> [Your task] Print every entry exactly as written.

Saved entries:
• • •

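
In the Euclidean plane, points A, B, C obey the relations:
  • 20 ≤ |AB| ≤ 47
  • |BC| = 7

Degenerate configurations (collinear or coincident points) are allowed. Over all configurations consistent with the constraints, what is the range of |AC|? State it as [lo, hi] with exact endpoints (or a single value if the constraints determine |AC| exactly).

|AB| ∈ [20, 47]
|BC| ∈ {7}
|AC| ∈ [13, 54]

|AC| ∈ [13, 54]  (≈ [13.0000, 54.0000])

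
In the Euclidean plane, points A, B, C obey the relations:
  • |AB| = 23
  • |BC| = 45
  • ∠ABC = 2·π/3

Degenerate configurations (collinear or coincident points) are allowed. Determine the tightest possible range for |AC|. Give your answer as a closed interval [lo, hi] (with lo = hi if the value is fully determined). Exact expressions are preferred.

|AB| ∈ {23}
|BC| ∈ {45}
|AC| ∈ {√(3589)}

|AC| = √(3589)  (≈ 59.9083)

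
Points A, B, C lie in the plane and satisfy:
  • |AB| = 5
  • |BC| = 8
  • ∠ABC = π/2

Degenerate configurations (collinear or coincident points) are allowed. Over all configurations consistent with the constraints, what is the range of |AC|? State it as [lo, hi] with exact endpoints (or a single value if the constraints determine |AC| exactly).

|AB| ∈ {5}
|BC| ∈ {8}
|AC| ∈ {√(89)}

|AC| = √(89)  (≈ 9.4340)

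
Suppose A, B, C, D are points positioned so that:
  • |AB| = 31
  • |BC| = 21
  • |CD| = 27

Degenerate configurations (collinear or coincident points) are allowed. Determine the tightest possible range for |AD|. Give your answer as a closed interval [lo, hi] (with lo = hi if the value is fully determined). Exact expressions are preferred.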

• • •

> [Task response]
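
In the Euclidean plane, points A, B, C obey the relations:
  • 20 ≤ |AB| ≤ 47
  • |BC| = 7

Degenerate configurations (collinear or coincident points) are allowed. Over all configurations consistent with the constraints, what is the range of |AC|? State it as [lo, hi] with exact endpoints (or a single value if the constraints determine |AC| exactly).

|AB| ∈ [20, 47]
|BC| ∈ {7}
|AC| ∈ [13, 54]

|AC| ∈ [13, 54]  (≈ [13.0000, 54.0000])

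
In the Euclidean plane, points A, B, C obey the relations:
  • |AB| = 23
  • |BC| = 45
  • ∠ABC = 2·π/3

Degenerate configurations (collinear or coincident points) are allowed. Determine the tightest possible range for |AC|. Give your answer as a closed interval [lo, hi] (with lo = hi if the value is fully determined). Exact expressions are preferred.

|AB| ∈ {23}
|BC| ∈ {45}
|AC| ∈ {√(3589)}

|AC| = √(3589)  (≈ 59.9083)

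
Points A, B, C lie in the plane and satisfy:
  • |AB| = 5
  • |BC| = 8
  • ∠ABC = π/2

Degenerate configurations (collinear or coincident points) are allowed. Over all configurations consistent with the constraints, what is the range of |AC|? State it as [lo, hi] with exact endpoints (or a single value if the constraints determine |AC| exactly).

|AB| ∈ {5}
|BC| ∈ {8}
|AC| ∈ {√(89)}

|AC| = √(89)  (≈ 9.4340)

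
Suppose A, B, C, D are points positioned so that:
  • |AB| = 31
  • |BC| = 21
  • |CD| = 27

Degenerate configurations (collinear or coincident points) are allowed. Determine the tightest possible range for |AD|. Give your answer as a closed interval [lo, hi] (with lo = hi if the value is fully determined). Exact expressions are preferred.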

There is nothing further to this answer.